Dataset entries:
• • • •
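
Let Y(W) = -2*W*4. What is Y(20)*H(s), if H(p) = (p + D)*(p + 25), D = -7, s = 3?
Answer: 17920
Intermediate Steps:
Y(W) = -8*W
H(p) = (-7 + p)*(25 + p) (H(p) = (p - 7)*(p + 25) = (-7 + p)*(25 + p))
Y(20)*H(s) = (-8*20)*(-175 + 3² + 18*3) = -160*(-175 + 9 + 54) = -160*(-112) = 17920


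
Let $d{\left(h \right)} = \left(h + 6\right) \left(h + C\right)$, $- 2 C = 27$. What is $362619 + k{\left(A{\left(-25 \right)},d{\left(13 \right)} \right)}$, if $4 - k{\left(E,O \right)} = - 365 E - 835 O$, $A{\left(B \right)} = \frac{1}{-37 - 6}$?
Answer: $\frac{30502653}{86} \approx 3.5468 \cdot 10^{5}$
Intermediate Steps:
$C = - \frac{27}{2}$ ($C = \left(- \frac{1}{2}\right) 27 = - \frac{27}{2} \approx -13.5$)
$A{\left(B \right)} = - \frac{1}{43}$ ($A{\left(B \right)} = \frac{1}{-43} = - \frac{1}{43}$)
$d{\left(h \right)} = \left(6 + h\right) \left(- \frac{27}{2} + h\right)$ ($d{\left(h \right)} = \left(h + 6\right) \left(h - \frac{27}{2}\right) = \left(6 + h\right) \left(- \frac{27}{2} + h\right)$)
$k{\left(E,O \right)} = 4 + 365 E + 835 O$ ($k{\left(E,O \right)} = 4 - \left(- 365 E - 835 O\right) = 4 - \left(- 835 O - 365 E\right) = 4 + \left(365 E + 835 O\right) = 4 + 365 E + 835 O$)
$362619 + k{\left(A{\left(-25 \right)},d{\left(13 \right)} \right)} = 362619 + \left(4 + 365 \left(- \frac{1}{43}\right) + 835 \left(-81 + 13^{2} - \frac{195}{2}\right)\right) = 362619 + \left(4 - \frac{365}{43} + 835 \left(-81 + 169 - \frac{195}{2}\right)\right) = 362619 + \left(4 - \frac{365}{43} + 835 \left(- \frac{19}{2}\right)\right) = 362619 - \frac{682581}{86} = \frac{30502653}{86}$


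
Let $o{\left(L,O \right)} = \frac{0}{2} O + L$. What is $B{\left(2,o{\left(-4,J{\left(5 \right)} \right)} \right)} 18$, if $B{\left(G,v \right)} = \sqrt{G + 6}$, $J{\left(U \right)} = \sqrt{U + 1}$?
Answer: $36 \sqrt{2} \approx 50.912$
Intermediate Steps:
$J{\left(U \right)} = \sqrt{1 + U}$
$o{\left(L,O \right)} = L$ ($o{\left(L,O \right)} = 0 \cdot \frac{1}{2} O + L = 0 O + L = 0 + L = L$)
$B{\left(G,v \right)} = \sqrt{6 + G}$
$B{\left(2,o{\left(-4,J{\left(5 \right)} \right)} \right)} 18 = \sqrt{6 + 2} \cdot 18 = \sqrt{8} \cdot 18 = 2 \sqrt{2} \cdot 18 = 36 \sqrt{2}$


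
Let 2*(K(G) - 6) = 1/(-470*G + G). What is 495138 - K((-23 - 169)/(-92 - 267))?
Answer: 89171293031/180096 ≈ 4.9513e+5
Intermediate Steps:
K(G) = 6 - 1/(938*G) (K(G) = 6 + 1/(2*(-470*G + G)) = 6 + 1/(2*((-469*G))) = 6 + (-1/(469*G))/2 = 6 - 1/(938*G))
495138 - K((-23 - 169)/(-92 - 267)) = 495138 - (6 - (-92 - 267)/(-23 - 169)/938) = 495138 - (6 - 1/(938*((-192/(-359))))) = 495138 - (6 - 1/(938*((-192*(-1/359))))) = 495138 - (6 - 1/(938*192/359)) = 495138 - (6 - 1/938*359/192) = 495138 - (6 - 359/180096) = 495138 - 1*1080217/180096 = 495138 - 1080217/180096 = 89171293031/180096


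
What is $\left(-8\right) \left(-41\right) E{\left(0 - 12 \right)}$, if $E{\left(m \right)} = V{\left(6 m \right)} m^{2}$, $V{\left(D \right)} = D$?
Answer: $-3400704$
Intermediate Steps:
$E{\left(m \right)} = 6 m^{3}$ ($E{\left(m \right)} = 6 m m^{2} = 6 m^{3}$)
$\left(-8\right) \left(-41\right) E{\left(0 - 12 \right)} = \left(-8\right) \left(-41\right) 6 \left(0 - 12\right)^{3} = 328 \cdot 6 \left(0 - 12\right)^{3} = 328 \cdot 6 \left(-12\right)^{3} = 328 \cdot 6 \left(-1728\right) = 328 \left(-10368\right) = -3400704$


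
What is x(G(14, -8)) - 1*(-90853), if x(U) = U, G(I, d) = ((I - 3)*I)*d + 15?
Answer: 89636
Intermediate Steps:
G(I, d) = 15 + I*d*(-3 + I) (G(I, d) = ((-3 + I)*I)*d + 15 = (I*(-3 + I))*d + 15 = I*d*(-3 + I) + 15 = 15 + I*d*(-3 + I))
x(G(14, -8)) - 1*(-90853) = (15 - 8*14**2 - 3*14*(-8)) - 1*(-90853) = (15 - 8*196 + 336) + 90853 = (15 - 1568 + 336) + 90853 = -1217 + 90853 = 89636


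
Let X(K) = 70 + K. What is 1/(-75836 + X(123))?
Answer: -1/75643 ≈ -1.3220e-5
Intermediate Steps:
1/(-75836 + X(123)) = 1/(-75836 + (70 + 123)) = 1/(-75836 + 193) = 1/(-75643) = -1/75643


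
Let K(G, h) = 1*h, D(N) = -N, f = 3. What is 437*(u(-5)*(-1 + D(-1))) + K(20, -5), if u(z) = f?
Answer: -5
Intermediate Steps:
u(z) = 3
K(G, h) = h
437*(u(-5)*(-1 + D(-1))) + K(20, -5) = 437*(3*(-1 - 1*(-1))) - 5 = 437*(3*(-1 + 1)) - 5 = 437*(3*0) - 5 = 437*0 - 5 = 0 - 5 = -5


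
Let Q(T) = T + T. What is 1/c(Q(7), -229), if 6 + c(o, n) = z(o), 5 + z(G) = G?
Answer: 1/3 ≈ 0.33333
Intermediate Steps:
z(G) = -5 + G
Q(T) = 2*T
c(o, n) = -11 + o (c(o, n) = -6 + (-5 + o) = -11 + o)
1/c(Q(7), -229) = 1/(-11 + 2*7) = 1/(-11 + 14) = 1/3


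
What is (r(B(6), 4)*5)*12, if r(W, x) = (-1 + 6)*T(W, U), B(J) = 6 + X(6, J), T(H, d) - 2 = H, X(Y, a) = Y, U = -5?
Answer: 4200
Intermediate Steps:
T(H, d) = 2 + H
B(J) = 12 (B(J) = 6 + 6 = 12)
r(W, x) = 10 + 5*W (r(W, x) = (-1 + 6)*(2 + W) = 5*(2 + W) = 10 + 5*W)
(r(B(6), 4)*5)*12 = ((10 + 5*12)*5)*12 = ((10 + 60)*5)*12 = (70*5)*12 = 350*12 = 4200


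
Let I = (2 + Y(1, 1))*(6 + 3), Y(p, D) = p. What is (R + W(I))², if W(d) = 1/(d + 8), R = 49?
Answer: 2944656/1225 ≈ 2403.8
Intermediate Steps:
I = 27 (I = (2 + 1)*(6 + 3) = 3*9 = 27)
W(d) = 1/(8 + d)
(R + W(I))² = (49 + 1/(8 + 27))² = (49 + 1/35)² = (1716/35)² = 2944656/1225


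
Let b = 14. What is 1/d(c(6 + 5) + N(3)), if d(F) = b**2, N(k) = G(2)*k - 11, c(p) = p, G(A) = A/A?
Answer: 1/196 ≈ 0.0051020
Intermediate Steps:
G(A) = 1
N(k) = -11 + k (N(k) = 1*k - 11 = k - 11 = -11 + k)
d(F) = 196 (d(F) = 14**2 = 196)
1/d(c(6 + 5) + N(3)) = 1/196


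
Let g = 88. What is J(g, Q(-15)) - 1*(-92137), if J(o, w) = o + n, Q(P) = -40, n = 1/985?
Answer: 90841626/985 ≈ 92225.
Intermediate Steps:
n = 1/985 ≈ 0.0010152
J(o, w) = 1/985 + o (J(o, w) = o + 1/985 = 1/985 + o)
J(g, Q(-15)) - 1*(-92137) = (1/985 + 88) - 1*(-92137) = 86681/985 + 92137 = 90841626/985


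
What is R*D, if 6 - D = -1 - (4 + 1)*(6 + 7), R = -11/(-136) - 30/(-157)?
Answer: 52263/2669 ≈ 19.581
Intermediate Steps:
R = 5807/21352 (R = -11*(-1/136) - 30*(-1/157) = 11/136 + 30/157 = 5807/21352 ≈ 0.27197)
D = 72 (D = 6 - (-1 - (4 + 1)*(6 + 7)) = 6 - (-1 - 5*13) = 6 - (-1 - 1*65) = 6 - (-1 - 65) = 6 - 1*(-66) = 6 + 66 = 72)
R*D = (5807/21352)*72 = 52263/2669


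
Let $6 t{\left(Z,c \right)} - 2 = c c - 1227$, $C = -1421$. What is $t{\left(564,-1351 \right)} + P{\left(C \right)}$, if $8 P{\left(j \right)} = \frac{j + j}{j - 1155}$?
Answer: $\frac{447482315}{1472} \approx 3.04 \cdot 10^{5}$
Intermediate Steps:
$t{\left(Z,c \right)} = - \frac{1225}{6} + \frac{c^{2}}{6}$ ($t{\left(Z,c \right)} = \frac{1}{3} + \frac{c c - 1227}{6} = \frac{1}{3} + \frac{c^{2} - 1227}{6} = \frac{1}{3} + \frac{-1227 + c^{2}}{6} = \frac{1}{3} + \left(- \frac{409}{2} + \frac{c^{2}}{6}\right) = - \frac{1225}{6} + \frac{c^{2}}{6}$)
$P{\left(j \right)} = \frac{j}{4 \left(-1155 + j\right)}$ ($P{\left(j \right)} = \frac{\left(j + j\right) \frac{1}{j - 1155}}{8} = \frac{2 j \frac{1}{-1155 + j}}{8} = \frac{j}{4 \left(-1155 + j\right)}$)
$t{\left(564,-1351 \right)} + P{\left(C \right)} = \left(- \frac{1225}{6} + \frac{\left(-1351\right)^{2}}{6}\right) + \frac{1}{4} \left(-1421\right) \frac{1}{-1155 - 1421} = \left(- \frac{1225}{6} + \frac{1}{6} \cdot 1825201\right) + \frac{1}{4} \left(-1421\right) \frac{1}{-2576} = \left(- \frac{1225}{6} + \frac{1825201}{6}\right) + \frac{1}{4} \left(-1421\right) \left(- \frac{1}{2576}\right) = 303996 + \frac{203}{1472} = \frac{447482315}{1472}$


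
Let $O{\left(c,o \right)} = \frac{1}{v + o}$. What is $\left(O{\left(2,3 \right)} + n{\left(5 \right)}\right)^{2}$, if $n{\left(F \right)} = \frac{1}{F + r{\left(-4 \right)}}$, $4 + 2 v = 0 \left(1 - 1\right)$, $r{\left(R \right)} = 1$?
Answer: $\frac{49}{36} \approx 1.3611$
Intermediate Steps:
$v = -2$ ($v = -2 + \frac{0 \left(1 - 1\right)}{2} = -2 + \frac{0 \cdot 0}{2} = -2 + \frac{1}{2} \cdot 0 = -2 + 0 = -2$)
$O{\left(c,o \right)} = \frac{1}{-2 + o}$
$n{\left(F \right)} = \frac{1}{1 + F}$ ($n{\left(F \right)} = \frac{1}{F + 1} = \frac{1}{1 + F}$)
$\left(O{\left(2,3 \right)} + n{\left(5 \right)}\right)^{2} = \left(\frac{1}{-2 + 3} + \frac{1}{1 + 5}\right)^{2} = \left(1^{-1} + \frac{1}{6}\right)^{2} = \left(1 + \frac{1}{6}\right)^{2} = \left(\frac{7}{6}\right)^{2} = \frac{49}{36}$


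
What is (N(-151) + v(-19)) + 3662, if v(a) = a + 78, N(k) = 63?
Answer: 3784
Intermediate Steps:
v(a) = 78 + a
(N(-151) + v(-19)) + 3662 = (63 + (78 - 19)) + 3662 = (63 + 59) + 3662 = 122 + 3662 = 3784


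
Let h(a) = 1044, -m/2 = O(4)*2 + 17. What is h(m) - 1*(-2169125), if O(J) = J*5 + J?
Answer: 2170169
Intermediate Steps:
O(J) = 6*J (O(J) = 5*J + J = 6*J)
m = -130 (m = -2*((6*4)*2 + 17) = -2*(24*2 + 17) = -2*(48 + 17) = -2*65 = -130)
h(m) - 1*(-2169125) = 1044 - 1*(-2169125) = 1044 + 2169125 = 2170169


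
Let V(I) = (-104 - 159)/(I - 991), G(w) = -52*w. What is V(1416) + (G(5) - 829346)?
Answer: -352582813/425 ≈ -8.2961e+5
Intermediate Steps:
V(I) = -263/(-991 + I)
V(1416) + (G(5) - 829346) = -263/(-991 + 1416) + (-52*5 - 829346) = -263/425 + (-260 - 829346) = -263*1/425 - 829606 = -263/425 - 829606 = -352582813/425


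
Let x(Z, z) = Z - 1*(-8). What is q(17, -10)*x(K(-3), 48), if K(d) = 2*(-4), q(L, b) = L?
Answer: 0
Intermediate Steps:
K(d) = -8
x(Z, z) = 8 + Z (x(Z, z) = Z + 8 = 8 + Z)
q(17, -10)*x(K(-3), 48) = 17*(8 - 8) = 17*0 = 0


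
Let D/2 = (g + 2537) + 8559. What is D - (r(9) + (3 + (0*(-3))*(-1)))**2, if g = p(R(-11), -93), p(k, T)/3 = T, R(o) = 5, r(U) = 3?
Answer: 21598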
• • • •
• _About this exercise_:
Copy out only the lines above from the one with "Answer: -1/75643 ≈ -1.3220e-5" to the one with "Answer: 1/3 ≈ 0.33333", inclusive, exactly as they stand.

• _Expected answer_:
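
Answer: -1/75643 ≈ -1.3220e-5
Intermediate Steps:
1/(-75836 + X(123)) = 1/(-75836 + (70 + 123)) = 1/(-75836 + 193) = 1/(-75643) = -1/75643


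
Let K(G, h) = 1*h, D(N) = -N, f = 3. What is 437*(u(-5)*(-1 + D(-1))) + K(20, -5), if u(z) = f?
Answer: -5
Intermediate Steps:
u(z) = 3
K(G, h) = h
437*(u(-5)*(-1 + D(-1))) + K(20, -5) = 437*(3*(-1 - 1*(-1))) - 5 = 437*(3*(-1 + 1)) - 5 = 437*(3*0) - 5 = 437*0 - 5 = 0 - 5 = -5


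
Let Q(T) = T + T. What is 1/c(Q(7), -229), if 6 + c(o, n) = z(o), 5 + z(G) = G?
Answer: 1/3 ≈ 0.33333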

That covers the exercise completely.